(Data records)
┄┄┄┄┄┄┄┄┄┄
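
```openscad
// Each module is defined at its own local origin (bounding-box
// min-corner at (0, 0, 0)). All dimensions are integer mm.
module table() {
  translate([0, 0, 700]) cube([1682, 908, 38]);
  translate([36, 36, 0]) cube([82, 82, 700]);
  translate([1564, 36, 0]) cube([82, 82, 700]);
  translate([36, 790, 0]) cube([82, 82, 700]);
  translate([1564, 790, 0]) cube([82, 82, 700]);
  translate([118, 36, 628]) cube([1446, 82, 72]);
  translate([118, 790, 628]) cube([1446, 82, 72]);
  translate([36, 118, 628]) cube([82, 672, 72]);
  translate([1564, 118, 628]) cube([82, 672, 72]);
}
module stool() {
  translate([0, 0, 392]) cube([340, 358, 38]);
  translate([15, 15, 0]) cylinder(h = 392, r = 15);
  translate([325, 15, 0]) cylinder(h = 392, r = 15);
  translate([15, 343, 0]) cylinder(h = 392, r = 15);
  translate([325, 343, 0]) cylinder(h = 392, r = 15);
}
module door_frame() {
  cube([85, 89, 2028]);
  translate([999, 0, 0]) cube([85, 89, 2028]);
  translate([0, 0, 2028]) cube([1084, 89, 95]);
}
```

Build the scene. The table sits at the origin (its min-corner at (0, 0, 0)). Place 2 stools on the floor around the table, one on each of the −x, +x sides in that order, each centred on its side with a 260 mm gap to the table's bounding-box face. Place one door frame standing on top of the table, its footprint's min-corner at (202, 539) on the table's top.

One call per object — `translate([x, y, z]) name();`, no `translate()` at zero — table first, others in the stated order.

table();
translate([-600, 275, 0]) stool();
translate([1942, 275, 0]) stool();
translate([202, 539, 738]) door_frame();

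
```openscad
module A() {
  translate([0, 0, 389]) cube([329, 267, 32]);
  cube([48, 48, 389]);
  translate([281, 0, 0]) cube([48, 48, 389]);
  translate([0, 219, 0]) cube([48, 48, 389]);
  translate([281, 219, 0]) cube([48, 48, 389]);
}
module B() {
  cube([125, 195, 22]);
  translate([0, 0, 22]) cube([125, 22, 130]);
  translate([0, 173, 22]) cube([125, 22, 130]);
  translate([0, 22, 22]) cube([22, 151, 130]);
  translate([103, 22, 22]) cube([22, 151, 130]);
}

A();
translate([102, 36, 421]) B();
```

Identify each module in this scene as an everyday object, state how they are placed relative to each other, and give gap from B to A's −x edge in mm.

The open box's min-x is at 102; the stool's min-x is 0; gap = 102 mm.

A is a stool. B is an open box. The open box is on top of the stool, centred. The gap from the open box to the stool's −x edge is 102 mm.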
┄┄┄┄┄┄┄┄┄┄
Prompt.
Print all of the entries exactly as they appear.

Finished exercise.
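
```openscad
// Each module is defined at its own local origin (bounding-box
// min-corner at (0, 0, 0)). All dimensions are integer mm.
module table() {
  translate([0, 0, 700]) cube([1682, 908, 38]);
  translate([36, 36, 0]) cube([82, 82, 700]);
  translate([1564, 36, 0]) cube([82, 82, 700]);
  translate([36, 790, 0]) cube([82, 82, 700]);
  translate([1564, 790, 0]) cube([82, 82, 700]);
  translate([118, 36, 628]) cube([1446, 82, 72]);
  translate([118, 790, 628]) cube([1446, 82, 72]);
  translate([36, 118, 628]) cube([82, 672, 72]);
  translate([1564, 118, 628]) cube([82, 672, 72]);
}
module stool() {
  translate([0, 0, 392]) cube([340, 358, 38]);
  translate([15, 15, 0]) cylinder(h = 392, r = 15);
  translate([325, 15, 0]) cylinder(h = 392, r = 15);
  translate([15, 343, 0]) cylinder(h = 392, r = 15);
  translate([325, 343, 0]) cylinder(h = 392, r = 15);
}
module door_frame() {
  cube([85, 89, 2028]);
  translate([999, 0, 0]) cube([85, 89, 2028]);
  translate([0, 0, 2028]) cube([1084, 89, 95]);
}
```

Build the scene. The table sits at the origin (its min-corner at (0, 0, 0)). Place 2 stools on the floor around the table, one on each of the −x, +x sides in that order, each centred on its side with a 260 mm gap to the table's bounding-box face. Place one door frame standing on top of the table, its footprint's min-corner at (202, 539) on the table's top.

One call per object — `translate([x, y, z]) name();`, no `translate()` at zero — table first, others in the stated order.

table();
translate([-600, 275, 0]) stool();
translate([1942, 275, 0]) stool();
translate([202, 539, 738]) door_frame();

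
```openscad
module A() {
  translate([0, 0, 389]) cube([329, 267, 32]);
  cube([48, 48, 389]);
  translate([281, 0, 0]) cube([48, 48, 389]);
  translate([0, 219, 0]) cube([48, 48, 389]);
  translate([281, 219, 0]) cube([48, 48, 389]);
}
module B() {
  cube([125, 195, 22]);
  translate([0, 0, 22]) cube([125, 22, 130]);
  translate([0, 173, 22]) cube([125, 22, 130]);
  translate([0, 22, 22]) cube([22, 151, 130]);
  translate([103, 22, 22]) cube([22, 151, 130]);
}

A();
translate([102, 36, 421]) B();
```

Identify each module in this scene as an everyday object, state how they are placed relative to each other, and give gap from B to A's −x edge in mm.

The open box's min-x is at 102; the stool's min-x is 0; gap = 102 mm.

A is a stool. B is an open box. The open box is on top of the stool, centred. The gap from the open box to the stool's −x edge is 102 mm.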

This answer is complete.